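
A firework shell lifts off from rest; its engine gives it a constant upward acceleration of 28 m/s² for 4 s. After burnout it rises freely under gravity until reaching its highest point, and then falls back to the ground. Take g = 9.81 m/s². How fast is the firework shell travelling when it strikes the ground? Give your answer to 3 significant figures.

Phase 1 (powered ascent): v₀ = 0 m/s, a = 28 m/s².
v = v₀ + at = 0 + (28)(4) = 112 m/s
Δx = v₀t + ½at² = 0·4 + 0.5·28·4² = 224 m

Phase 2 (coasting upward): v₀ = 112 m/s, a = -9.81 m/s².
v = v₀ + at → t = (0 − 112) / -9.81 = 11.4 s
v² = v₀² + 2aΔx → Δx = (0² − 112²)/(2·-9.81) = 639 m

Phase 3 (free fall): v₀ = 0 m/s, a = -9.81 m/s².
Falls 863 m from rest: t = √(2·863/9.81) = 13.3 s; v = g·t = 130 m/s.
Impact speed = 130 m/s

130 m/s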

=-=-=

▸ Exercise objective: Please write out the records from above, keeping every line exact.

▸ Exercise answer:
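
A firework shell lifts off from rest; its engine gives it a constant upward acceleration of 28 m/s² for 4 s. After burnout it rises freely under gravity until reaching its highest point, and then falls back to the ground. Take g = 9.81 m/s². How fast is the firework shell travelling when it strikes the ground? Give your answer to 3 significant figures.

Phase 1 (powered ascent): v₀ = 0 m/s, a = 28 m/s².
v = v₀ + at = 0 + (28)(4) = 112 m/s
Δx = v₀t + ½at² = 0·4 + 0.5·28·4² = 224 m

Phase 2 (coasting upward): v₀ = 112 m/s, a = -9.81 m/s².
v = v₀ + at → t = (0 − 112) / -9.81 = 11.4 s
v² = v₀² + 2aΔx → Δx = (0² − 112²)/(2·-9.81) = 639 m

Phase 3 (free fall): v₀ = 0 m/s, a = -9.81 m/s².
Falls 863 m from rest: t = √(2·863/9.81) = 13.3 s; v = g·t = 130 m/s.
Impact speed = 130 m/s

130 m/s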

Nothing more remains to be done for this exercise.